▶ RECORDS TO USE:
★ ★ ★
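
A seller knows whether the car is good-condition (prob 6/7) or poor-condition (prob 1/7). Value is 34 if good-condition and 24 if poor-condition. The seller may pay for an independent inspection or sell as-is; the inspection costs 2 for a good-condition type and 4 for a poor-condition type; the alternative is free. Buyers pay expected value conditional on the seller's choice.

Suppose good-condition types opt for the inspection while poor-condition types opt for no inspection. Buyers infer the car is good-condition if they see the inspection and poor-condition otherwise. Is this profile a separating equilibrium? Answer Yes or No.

No

Under these beliefs, the inspection earns price 34 and no inspection earns price 24.
good-condition: the inspection nets 34 − 2 = 32; no inspection nets 24. good-condition prefers the inspection.
poor-condition: the inspection nets 34 − 4 = 30; no inspection nets 24. poor-condition would deviate to the inspection.
poor-condition has a profitable deviation, so the profile is not an equilibrium.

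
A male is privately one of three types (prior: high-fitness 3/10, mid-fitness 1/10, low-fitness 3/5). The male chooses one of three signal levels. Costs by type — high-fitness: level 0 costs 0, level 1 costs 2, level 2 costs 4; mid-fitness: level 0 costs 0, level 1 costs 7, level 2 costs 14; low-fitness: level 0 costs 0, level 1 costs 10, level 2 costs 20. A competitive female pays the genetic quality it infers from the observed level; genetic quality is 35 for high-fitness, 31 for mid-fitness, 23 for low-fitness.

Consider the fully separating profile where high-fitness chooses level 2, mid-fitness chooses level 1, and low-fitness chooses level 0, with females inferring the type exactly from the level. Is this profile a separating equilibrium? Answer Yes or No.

Yes

Separating mating payoffs: level 2 → 35, level 1 → 31, level 0 → 23.
high-fitness (assigned level 2): level 0: 23 − 0 = 23; level 1: 31 − 2 = 29; level 2: 35 − 4 = 31. high-fitness stays.
mid-fitness (assigned level 1): level 0: 23 − 0 = 23; level 1: 31 − 7 = 24; level 2: 35 − 14 = 21. mid-fitness stays.
low-fitness (assigned level 0): level 0: 23 − 0 = 23; level 1: 31 − 10 = 21; level 2: 35 − 20 = 15. low-fitness stays.
Every type prefers its assigned level; separation holds.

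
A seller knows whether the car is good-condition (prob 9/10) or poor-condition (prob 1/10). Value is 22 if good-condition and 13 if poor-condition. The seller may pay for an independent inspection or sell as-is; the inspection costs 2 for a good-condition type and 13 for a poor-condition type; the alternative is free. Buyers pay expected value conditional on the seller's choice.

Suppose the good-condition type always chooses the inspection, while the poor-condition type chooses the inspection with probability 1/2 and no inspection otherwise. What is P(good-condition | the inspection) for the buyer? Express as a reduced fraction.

18/19

P(the inspection) = (9/10)·1 + (1/10)·(1/2) = 19/20.
By Bayes' rule, P(good-condition | the inspection) = (9/10) / (19/20) = 18/19.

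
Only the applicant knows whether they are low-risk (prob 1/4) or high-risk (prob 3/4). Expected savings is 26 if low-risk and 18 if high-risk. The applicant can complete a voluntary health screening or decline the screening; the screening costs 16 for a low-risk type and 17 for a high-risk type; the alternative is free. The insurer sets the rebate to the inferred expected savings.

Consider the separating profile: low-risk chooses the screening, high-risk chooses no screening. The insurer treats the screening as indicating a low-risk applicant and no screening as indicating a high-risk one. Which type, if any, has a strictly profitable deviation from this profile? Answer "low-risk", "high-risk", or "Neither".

The screening pays 26; no screening pays 18.
low-risk: assigned the screening, nets 26 − 16 = 10; deviating to no screening nets 18.
high-risk: assigned no screening, nets 18; deviating to the screening nets 26 − 17 = 9.
The low-risk type gains 8 by deviating.

low-risk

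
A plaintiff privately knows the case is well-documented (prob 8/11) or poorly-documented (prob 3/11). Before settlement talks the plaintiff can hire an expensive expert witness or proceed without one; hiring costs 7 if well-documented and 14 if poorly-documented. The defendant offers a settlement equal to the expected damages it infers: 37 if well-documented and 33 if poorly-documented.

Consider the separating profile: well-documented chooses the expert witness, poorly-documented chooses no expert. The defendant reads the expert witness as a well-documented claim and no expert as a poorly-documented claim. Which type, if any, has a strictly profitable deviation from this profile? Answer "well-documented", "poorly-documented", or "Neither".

well-documented

The expert witness pays 37; no expert pays 33.
well-documented: assigned the expert witness, nets 37 − 7 = 30; deviating to no expert nets 33.
poorly-documented: assigned no expert, nets 33; deviating to the expert witness nets 37 − 14 = 23.
The well-documented type gains 3 by deviating.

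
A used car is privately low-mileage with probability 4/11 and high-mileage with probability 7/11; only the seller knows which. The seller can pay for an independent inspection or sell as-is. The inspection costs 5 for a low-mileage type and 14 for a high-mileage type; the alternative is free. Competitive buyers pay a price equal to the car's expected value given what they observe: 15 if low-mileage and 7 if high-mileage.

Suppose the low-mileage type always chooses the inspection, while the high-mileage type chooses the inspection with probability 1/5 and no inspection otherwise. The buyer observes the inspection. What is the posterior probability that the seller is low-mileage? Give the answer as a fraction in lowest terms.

20/27

P(the inspection) = (4/11)·1 + (7/11)·(1/5) = 27/55.
By Bayes' rule, P(low-mileage | the inspection) = (4/11) / (27/55) = 20/27.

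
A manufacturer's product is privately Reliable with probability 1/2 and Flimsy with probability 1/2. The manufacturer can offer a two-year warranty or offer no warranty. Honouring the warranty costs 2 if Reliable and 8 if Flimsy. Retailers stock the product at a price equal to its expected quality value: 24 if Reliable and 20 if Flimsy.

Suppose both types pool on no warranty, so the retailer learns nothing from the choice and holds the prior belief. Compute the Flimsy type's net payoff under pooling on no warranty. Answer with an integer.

22

Pooled price = 1/2·24 + 1/2·20 = 22.
Flimsy pays no cost for no warranty, so net payoff = 22.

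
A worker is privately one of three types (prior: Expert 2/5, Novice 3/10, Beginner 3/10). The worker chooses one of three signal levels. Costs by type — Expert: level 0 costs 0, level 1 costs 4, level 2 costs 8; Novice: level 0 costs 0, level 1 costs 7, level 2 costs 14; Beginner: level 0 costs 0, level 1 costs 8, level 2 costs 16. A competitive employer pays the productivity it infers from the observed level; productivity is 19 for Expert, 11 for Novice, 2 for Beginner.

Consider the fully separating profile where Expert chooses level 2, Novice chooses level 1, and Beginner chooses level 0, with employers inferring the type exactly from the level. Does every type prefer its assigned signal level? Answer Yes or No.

No

Separating wages: level 2 → 19, level 1 → 11, level 0 → 2.
Expert (assigned level 2): level 0: 2 − 0 = 2; level 1: 11 − 4 = 7; level 2: 19 − 8 = 11. Expert stays.
Novice (assigned level 1): level 0: 2 − 0 = 2; level 1: 11 − 7 = 4; level 2: 19 − 14 = 5. Novice prefers level 2.
Beginner (assigned level 0): level 0: 2 − 0 = 2; level 1: 11 − 8 = 3; level 2: 19 − 16 = 3. Beginner prefers level 1.
At least one type deviates; the separating profile fails.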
★ ★ ★
Could you retype the entire listing exactly?

▶ THE ANSWER:
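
A seller knows whether the car is good-condition (prob 6/7) or poor-condition (prob 1/7). Value is 34 if good-condition and 24 if poor-condition. The seller may pay for an independent inspection or sell as-is; the inspection costs 2 for a good-condition type and 4 for a poor-condition type; the alternative is free. Buyers pay expected value conditional on the seller's choice.

Suppose good-condition types opt for the inspection while poor-condition types opt for no inspection. Buyers infer the car is good-condition if they see the inspection and poor-condition otherwise. Is this profile a separating equilibrium? Answer Yes or No.

No

Under these beliefs, the inspection earns price 34 and no inspection earns price 24.
good-condition: the inspection nets 34 − 2 = 32; no inspection nets 24. good-condition prefers the inspection.
poor-condition: the inspection nets 34 − 4 = 30; no inspection nets 24. poor-condition would deviate to the inspection.
poor-condition has a profitable deviation, so the profile is not an equilibrium.

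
A male is privately one of three types (prior: high-fitness 3/10, mid-fitness 1/10, low-fitness 3/5). The male chooses one of three signal levels. Costs by type — high-fitness: level 0 costs 0, level 1 costs 2, level 2 costs 4; mid-fitness: level 0 costs 0, level 1 costs 7, level 2 costs 14; low-fitness: level 0 costs 0, level 1 costs 10, level 2 costs 20. A competitive female pays the genetic quality it infers from the observed level; genetic quality is 35 for high-fitness, 31 for mid-fitness, 23 for low-fitness.

Consider the fully separating profile where high-fitness chooses level 2, mid-fitness chooses level 1, and low-fitness chooses level 0, with females inferring the type exactly from the level. Is this profile a separating equilibrium? Answer Yes or No.

Yes

Separating mating payoffs: level 2 → 35, level 1 → 31, level 0 → 23.
high-fitness (assigned level 2): level 0: 23 − 0 = 23; level 1: 31 − 2 = 29; level 2: 35 − 4 = 31. high-fitness stays.
mid-fitness (assigned level 1): level 0: 23 − 0 = 23; level 1: 31 − 7 = 24; level 2: 35 − 14 = 21. mid-fitness stays.
low-fitness (assigned level 0): level 0: 23 − 0 = 23; level 1: 31 − 10 = 21; level 2: 35 − 20 = 15. low-fitness stays.
Every type prefers its assigned level; separation holds.

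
A seller knows whether the car is good-condition (prob 9/10) or poor-condition (prob 1/10). Value is 22 if good-condition and 13 if poor-condition. The seller may pay for an independent inspection or sell as-is; the inspection costs 2 for a good-condition type and 13 for a poor-condition type; the alternative is free. Buyers pay expected value conditional on the seller's choice.

Suppose the good-condition type always chooses the inspection, while the poor-condition type chooses the inspection with probability 1/2 and no inspection otherwise. What is P(good-condition | the inspection) for the buyer? Express as a reduced fraction.

18/19

P(the inspection) = (9/10)·1 + (1/10)·(1/2) = 19/20.
By Bayes' rule, P(good-condition | the inspection) = (9/10) / (19/20) = 18/19.

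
Only the applicant knows whether they are low-risk (prob 1/4) or high-risk (prob 3/4). Expected savings is 26 if low-risk and 18 if high-risk. The applicant can complete a voluntary health screening or decline the screening; the screening costs 16 for a low-risk type and 17 for a high-risk type; the alternative is free. The insurer sets the rebate to the inferred expected savings.

Consider the separating profile: low-risk chooses the screening, high-risk chooses no screening. The insurer treats the screening as indicating a low-risk applicant and no screening as indicating a high-risk one. Which type, if any, has a strictly profitable deviation from this profile? Answer "low-risk", "high-risk", or "Neither".

The screening pays 26; no screening pays 18.
low-risk: assigned the screening, nets 26 − 16 = 10; deviating to no screening nets 18.
high-risk: assigned no screening, nets 18; deviating to the screening nets 26 − 17 = 9.
The low-risk type gains 8 by deviating.

low-risk

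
A plaintiff privately knows the case is well-documented (prob 8/11) or poorly-documented (prob 3/11). Before settlement talks the plaintiff can hire an expensive expert witness or proceed without one; hiring costs 7 if well-documented and 14 if poorly-documented. The defendant offers a settlement equal to the expected damages it infers: 37 if well-documented and 33 if poorly-documented.

Consider the separating profile: well-documented chooses the expert witness, poorly-documented chooses no expert. The defendant reads the expert witness as a well-documented claim and no expert as a poorly-documented claim. Which type, if any, has a strictly profitable deviation from this profile? Answer "well-documented", "poorly-documented", or "Neither".

well-documented

The expert witness pays 37; no expert pays 33.
well-documented: assigned the expert witness, nets 37 − 7 = 30; deviating to no expert nets 33.
poorly-documented: assigned no expert, nets 33; deviating to the expert witness nets 37 − 14 = 23.
The well-documented type gains 3 by deviating.

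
A used car is privately low-mileage with probability 4/11 and high-mileage with probability 7/11; only the seller knows which. The seller can pay for an independent inspection or sell as-is. The inspection costs 5 for a low-mileage type and 14 for a high-mileage type; the alternative is free. Competitive buyers pay a price equal to the car's expected value given what they observe: 15 if low-mileage and 7 if high-mileage.

Suppose the low-mileage type always chooses the inspection, while the high-mileage type chooses the inspection with probability 1/5 and no inspection otherwise. The buyer observes the inspection. What is the posterior probability that the seller is low-mileage? Give the answer as a fraction in lowest terms.

20/27

P(the inspection) = (4/11)·1 + (7/11)·(1/5) = 27/55.
By Bayes' rule, P(low-mileage | the inspection) = (4/11) / (27/55) = 20/27.

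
A manufacturer's product is privately Reliable with probability 1/2 and Flimsy with probability 1/2. The manufacturer can offer a two-year warranty or offer no warranty. Honouring the warranty costs 2 if Reliable and 8 if Flimsy. Retailers stock the product at a price equal to its expected quality value: 24 if Reliable and 20 if Flimsy.

Suppose both types pool on no warranty, so the retailer learns nothing from the choice and holds the prior belief. Compute the Flimsy type's net payoff under pooling on no warranty. Answer with an integer.

22

Pooled price = 1/2·24 + 1/2·20 = 22.
Flimsy pays no cost for no warranty, so net payoff = 22.

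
A worker is privately one of three types (prior: Expert 2/5, Novice 3/10, Beginner 3/10). The worker chooses one of three signal levels. Costs by type — Expert: level 0 costs 0, level 1 costs 4, level 2 costs 8; Novice: level 0 costs 0, level 1 costs 7, level 2 costs 14; Beginner: level 0 costs 0, level 1 costs 8, level 2 costs 16. A competitive employer pays the productivity it infers from the observed level; productivity is 19 for Expert, 11 for Novice, 2 for Beginner.

Consider the fully separating profile where Expert chooses level 2, Novice chooses level 1, and Beginner chooses level 0, with employers inferring the type exactly from the level. Does every type prefer its assigned signal level? Answer Yes or No.

No

Separating wages: level 2 → 19, level 1 → 11, level 0 → 2.
Expert (assigned level 2): level 0: 2 − 0 = 2; level 1: 11 − 4 = 7; level 2: 19 − 8 = 11. Expert stays.
Novice (assigned level 1): level 0: 2 − 0 = 2; level 1: 11 − 7 = 4; level 2: 19 − 14 = 5. Novice prefers level 2.
Beginner (assigned level 0): level 0: 2 − 0 = 2; level 1: 11 − 8 = 3; level 2: 19 − 16 = 3. Beginner prefers level 1.
At least one type deviates; the separating profile fails.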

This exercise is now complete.